Data records:
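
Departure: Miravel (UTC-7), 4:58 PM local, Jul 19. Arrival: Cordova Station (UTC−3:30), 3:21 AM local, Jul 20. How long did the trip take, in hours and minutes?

6 hours 53 minutes

Cordova Station is 3:30 ahead of Miravel.
Clock-face elapsed time (ignoring zones) is 10 hours 23 minutes.
Actual elapsed = 10 hours 23 minutes − 3:30 = 6 hours 53 minutes.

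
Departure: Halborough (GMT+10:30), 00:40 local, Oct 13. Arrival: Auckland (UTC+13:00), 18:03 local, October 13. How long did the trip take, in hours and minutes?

Auckland is 2:30 ahead of Halborough.
Clock-face elapsed time (ignoring zones) is 17 hours 23 minutes.
Actual elapsed = 17 hours 23 minutes − 2:30 = 14 hours 53 minutes.

14 hours 53 minutes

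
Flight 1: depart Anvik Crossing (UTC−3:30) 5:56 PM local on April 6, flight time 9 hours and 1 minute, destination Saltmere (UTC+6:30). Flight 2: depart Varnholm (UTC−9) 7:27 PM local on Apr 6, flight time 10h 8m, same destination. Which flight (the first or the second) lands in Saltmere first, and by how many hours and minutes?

the first, by 8 hours 8 minutes

Flight 1 in UTC: 5:56 PM + 3:30 = 9:26 PM on Apr 6.
+9 hours 1 minute → arrive 6:27 AM UTC on Apr 7.
Flight 2 in UTC: 7:27 PM + 9:00 = 4:27 AM on Apr 7.
+10 hours and 8 minutes → arrive 2:35 PM UTC on Apr 7.
Flight 1 lands earlier by 8 hours 8 minutes.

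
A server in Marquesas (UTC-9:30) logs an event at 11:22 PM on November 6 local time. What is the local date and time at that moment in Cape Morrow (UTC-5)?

Cape Morrow is 4:30 ahead of Marquesas.
Shift by the zone difference: 11:22 PM + 4:30 = 3:52 AM on Nov 7 in Cape Morrow.

3:52 AM on Nov 7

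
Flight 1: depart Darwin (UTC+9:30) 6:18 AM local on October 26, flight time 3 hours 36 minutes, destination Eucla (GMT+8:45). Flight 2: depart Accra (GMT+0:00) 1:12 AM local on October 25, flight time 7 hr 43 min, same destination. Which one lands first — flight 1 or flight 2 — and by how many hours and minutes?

the second, by 15 hours 29 minutes

Flight 1 in UTC: 6:18 AM − 9:30 = 8:48 PM on Oct 25.
+3 hours and 36 minutes → arrive 12:24 AM UTC on Oct 26.
Flight 2 departs at 1:12 AM UTC (Oct 25).
+7 hours and 43 minutes → arrive 8:55 AM UTC on Oct 25.
Flight 2 lands earlier by 15 hours 29 minutes.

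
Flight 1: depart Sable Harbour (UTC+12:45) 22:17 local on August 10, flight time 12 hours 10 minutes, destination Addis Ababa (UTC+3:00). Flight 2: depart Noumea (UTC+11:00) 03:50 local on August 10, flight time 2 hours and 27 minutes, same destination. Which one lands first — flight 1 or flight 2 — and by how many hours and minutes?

Flight 1 in UTC: 22:17 − 12:45 = 09:32 on Aug 10.
+12 hours and 10 minutes → arrive 21:42 UTC on Aug 10.
Flight 2 in UTC: 03:50 − 11:00 = 16:50 on Aug 9.
+2 hours 27 minutes → arrive 19:17 UTC on Aug 9.
Flight 2 lands earlier by 26 hours 25 minutes.

the second, by 26 hours 25 minutes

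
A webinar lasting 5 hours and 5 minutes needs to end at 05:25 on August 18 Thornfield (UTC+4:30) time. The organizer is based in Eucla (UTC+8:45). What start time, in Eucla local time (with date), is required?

04:35 on August 18

Target end time in UTC: 05:25 − 4:30 = 00:55 on Aug 18.
Subtract 5 hours and 5 minutes → start 19:50 UTC on Aug 17.
Eucla is UTC+8:45: 19:50 + 8:45 = 04:35 on Aug 18.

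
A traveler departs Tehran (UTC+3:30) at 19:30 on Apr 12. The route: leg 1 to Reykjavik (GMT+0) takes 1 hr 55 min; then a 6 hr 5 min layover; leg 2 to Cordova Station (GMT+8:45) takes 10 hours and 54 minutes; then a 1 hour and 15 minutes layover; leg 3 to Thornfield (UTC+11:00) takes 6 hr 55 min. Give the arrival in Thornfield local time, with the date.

06:04 on April 14

Convert departure to UTC: 19:30 − 3:30 = 16:00 UTC on Apr 12.
Add 1 hour 55 minutes leg 1 → 17:55 UTC.
Add 6 hours 5 minutes layover in Reykjavik → 00:00 UTC (Apr 13).
Add 10 hours 54 minutes leg 2 → 10:54 UTC.
Add 1 hour 15 minutes layover in Cordova Station → 12:09 UTC.
Add 6 hours and 55 minutes leg 3 → 19:04 UTC.
Thornfield is UTC+11:00, so local arrival = 19:04 + 11:00 = 06:04 on Apr 14.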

#### Exercise brief
When you retype the entries above, keep every line identical to the source.

#### Task output
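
Departure: Miravel (UTC-7), 4:58 PM local, Jul 19. Arrival: Cordova Station (UTC−3:30), 3:21 AM local, Jul 20. How long did the trip take, in hours and minutes?

6 hours 53 minutes

Cordova Station is 3:30 ahead of Miravel.
Clock-face elapsed time (ignoring zones) is 10 hours 23 minutes.
Actual elapsed = 10 hours 23 minutes − 3:30 = 6 hours 53 minutes.

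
Departure: Halborough (GMT+10:30), 00:40 local, Oct 13. Arrival: Auckland (UTC+13:00), 18:03 local, October 13. How long did the trip take, in hours and minutes?

Auckland is 2:30 ahead of Halborough.
Clock-face elapsed time (ignoring zones) is 17 hours 23 minutes.
Actual elapsed = 17 hours 23 minutes − 2:30 = 14 hours 53 minutes.

14 hours 53 minutes

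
Flight 1: depart Anvik Crossing (UTC−3:30) 5:56 PM local on April 6, flight time 9 hours and 1 minute, destination Saltmere (UTC+6:30). Flight 2: depart Varnholm (UTC−9) 7:27 PM local on Apr 6, flight time 10h 8m, same destination. Which flight (the first or the second) lands in Saltmere first, and by how many hours and minutes?

the first, by 8 hours 8 minutes

Flight 1 in UTC: 5:56 PM + 3:30 = 9:26 PM on Apr 6.
+9 hours 1 minute → arrive 6:27 AM UTC on Apr 7.
Flight 2 in UTC: 7:27 PM + 9:00 = 4:27 AM on Apr 7.
+10 hours and 8 minutes → arrive 2:35 PM UTC on Apr 7.
Flight 1 lands earlier by 8 hours 8 minutes.

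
A server in Marquesas (UTC-9:30) logs an event at 11:22 PM on November 6 local time. What is the local date and time at that moment in Cape Morrow (UTC-5)?

Cape Morrow is 4:30 ahead of Marquesas.
Shift by the zone difference: 11:22 PM + 4:30 = 3:52 AM on Nov 7 in Cape Morrow.

3:52 AM on Nov 7

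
Flight 1: depart Darwin (UTC+9:30) 6:18 AM local on October 26, flight time 3 hours 36 minutes, destination Eucla (GMT+8:45). Flight 2: depart Accra (GMT+0:00) 1:12 AM local on October 25, flight time 7 hr 43 min, same destination. Which one lands first — flight 1 or flight 2 — and by how many hours and minutes?

the second, by 15 hours 29 minutes

Flight 1 in UTC: 6:18 AM − 9:30 = 8:48 PM on Oct 25.
+3 hours and 36 minutes → arrive 12:24 AM UTC on Oct 26.
Flight 2 departs at 1:12 AM UTC (Oct 25).
+7 hours and 43 minutes → arrive 8:55 AM UTC on Oct 25.
Flight 2 lands earlier by 15 hours 29 minutes.

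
Flight 1: depart Sable Harbour (UTC+12:45) 22:17 local on August 10, flight time 12 hours 10 minutes, destination Addis Ababa (UTC+3:00). Flight 2: depart Noumea (UTC+11:00) 03:50 local on August 10, flight time 2 hours and 27 minutes, same destination. Which one lands first — flight 1 or flight 2 — and by how many hours and minutes?

Flight 1 in UTC: 22:17 − 12:45 = 09:32 on Aug 10.
+12 hours and 10 minutes → arrive 21:42 UTC on Aug 10.
Flight 2 in UTC: 03:50 − 11:00 = 16:50 on Aug 9.
+2 hours 27 minutes → arrive 19:17 UTC on Aug 9.
Flight 2 lands earlier by 26 hours 25 minutes.

the second, by 26 hours 25 minutes

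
A webinar lasting 5 hours and 5 minutes needs to end at 05:25 on August 18 Thornfield (UTC+4:30) time. The organizer is based in Eucla (UTC+8:45). What start time, in Eucla local time (with date), is required?

04:35 on August 18

Target end time in UTC: 05:25 − 4:30 = 00:55 on Aug 18.
Subtract 5 hours and 5 minutes → start 19:50 UTC on Aug 17.
Eucla is UTC+8:45: 19:50 + 8:45 = 04:35 on Aug 18.

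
A traveler departs Tehran (UTC+3:30) at 19:30 on Apr 12. The route: leg 1 to Reykjavik (GMT+0) takes 1 hr 55 min; then a 6 hr 5 min layover; leg 2 to Cordova Station (GMT+8:45) takes 10 hours and 54 minutes; then a 1 hour and 15 minutes layover; leg 3 to Thornfield (UTC+11:00) takes 6 hr 55 min. Give the arrival in Thornfield local time, with the date.

06:04 on April 14

Convert departure to UTC: 19:30 − 3:30 = 16:00 UTC on Apr 12.
Add 1 hour 55 minutes leg 1 → 17:55 UTC.
Add 6 hours 5 minutes layover in Reykjavik → 00:00 UTC (Apr 13).
Add 10 hours 54 minutes leg 2 → 10:54 UTC.
Add 1 hour 15 minutes layover in Cordova Station → 12:09 UTC.
Add 6 hours and 55 minutes leg 3 → 19:04 UTC.
Thornfield is UTC+11:00, so local arrival = 19:04 + 11:00 = 06:04 on Apr 14.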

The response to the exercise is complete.